INFORMATION SHOWN START

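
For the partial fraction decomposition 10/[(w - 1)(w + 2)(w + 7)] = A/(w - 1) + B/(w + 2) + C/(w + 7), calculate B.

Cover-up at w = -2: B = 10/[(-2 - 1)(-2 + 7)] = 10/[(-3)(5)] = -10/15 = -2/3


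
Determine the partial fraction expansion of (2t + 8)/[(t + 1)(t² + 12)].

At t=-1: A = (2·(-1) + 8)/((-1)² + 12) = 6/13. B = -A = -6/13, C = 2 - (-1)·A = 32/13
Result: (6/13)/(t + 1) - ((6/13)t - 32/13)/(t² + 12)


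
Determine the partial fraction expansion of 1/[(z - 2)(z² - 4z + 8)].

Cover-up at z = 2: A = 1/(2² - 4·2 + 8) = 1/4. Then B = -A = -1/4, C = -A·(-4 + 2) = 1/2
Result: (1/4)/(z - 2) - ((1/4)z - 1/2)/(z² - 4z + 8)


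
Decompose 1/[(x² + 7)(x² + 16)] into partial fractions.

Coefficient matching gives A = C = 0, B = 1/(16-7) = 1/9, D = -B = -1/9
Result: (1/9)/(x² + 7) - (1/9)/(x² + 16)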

INFORMATION SHOWN END
INFORMATION SHOWN START

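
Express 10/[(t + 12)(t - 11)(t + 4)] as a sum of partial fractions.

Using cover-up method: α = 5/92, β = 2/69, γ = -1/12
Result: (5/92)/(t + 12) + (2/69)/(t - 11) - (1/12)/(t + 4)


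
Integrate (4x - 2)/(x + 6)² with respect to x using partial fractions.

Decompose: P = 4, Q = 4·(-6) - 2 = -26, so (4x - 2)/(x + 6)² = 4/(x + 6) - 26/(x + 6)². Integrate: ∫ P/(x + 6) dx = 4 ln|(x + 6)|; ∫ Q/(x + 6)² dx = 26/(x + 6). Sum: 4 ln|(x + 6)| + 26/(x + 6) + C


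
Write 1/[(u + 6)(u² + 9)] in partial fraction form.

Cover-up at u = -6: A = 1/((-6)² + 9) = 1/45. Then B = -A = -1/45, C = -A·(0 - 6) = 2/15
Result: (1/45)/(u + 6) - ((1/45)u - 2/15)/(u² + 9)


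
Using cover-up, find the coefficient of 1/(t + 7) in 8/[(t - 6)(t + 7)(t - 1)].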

INFORMATION SHOWN END

EXERCISE DESCRIPTION:
In the listing above, start at the line with "Express 10/[(t +", go on through the line with "Using cover-up, find", and copy each of those lines exactly; leave out all the rest.

EXERCISE SOLUTION:
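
Express 10/[(t + 12)(t - 11)(t + 4)] as a sum of partial fractions.

Using cover-up method: α = 5/92, β = 2/69, γ = -1/12
Result: (5/92)/(t + 12) + (2/69)/(t - 11) - (1/12)/(t + 4)


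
Integrate (4x - 2)/(x + 6)² with respect to x using partial fractions.

Decompose: P = 4, Q = 4·(-6) - 2 = -26, so (4x - 2)/(x + 6)² = 4/(x + 6) - 26/(x + 6)². Integrate: ∫ P/(x + 6) dx = 4 ln|(x + 6)|; ∫ Q/(x + 6)² dx = 26/(x + 6). Sum: 4 ln|(x + 6)| + 26/(x + 6) + C


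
Write 1/[(u + 6)(u² + 9)] in partial fraction form.

Cover-up at u = -6: A = 1/((-6)² + 9) = 1/45. Then B = -A = -1/45, C = -A·(0 - 6) = 2/15
Result: (1/45)/(u + 6) - ((1/45)u - 2/15)/(u² + 9)


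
Using cover-up, find the coefficient of 1/(t + 7) in 8/[(t - 6)(t + 7)(t - 1)].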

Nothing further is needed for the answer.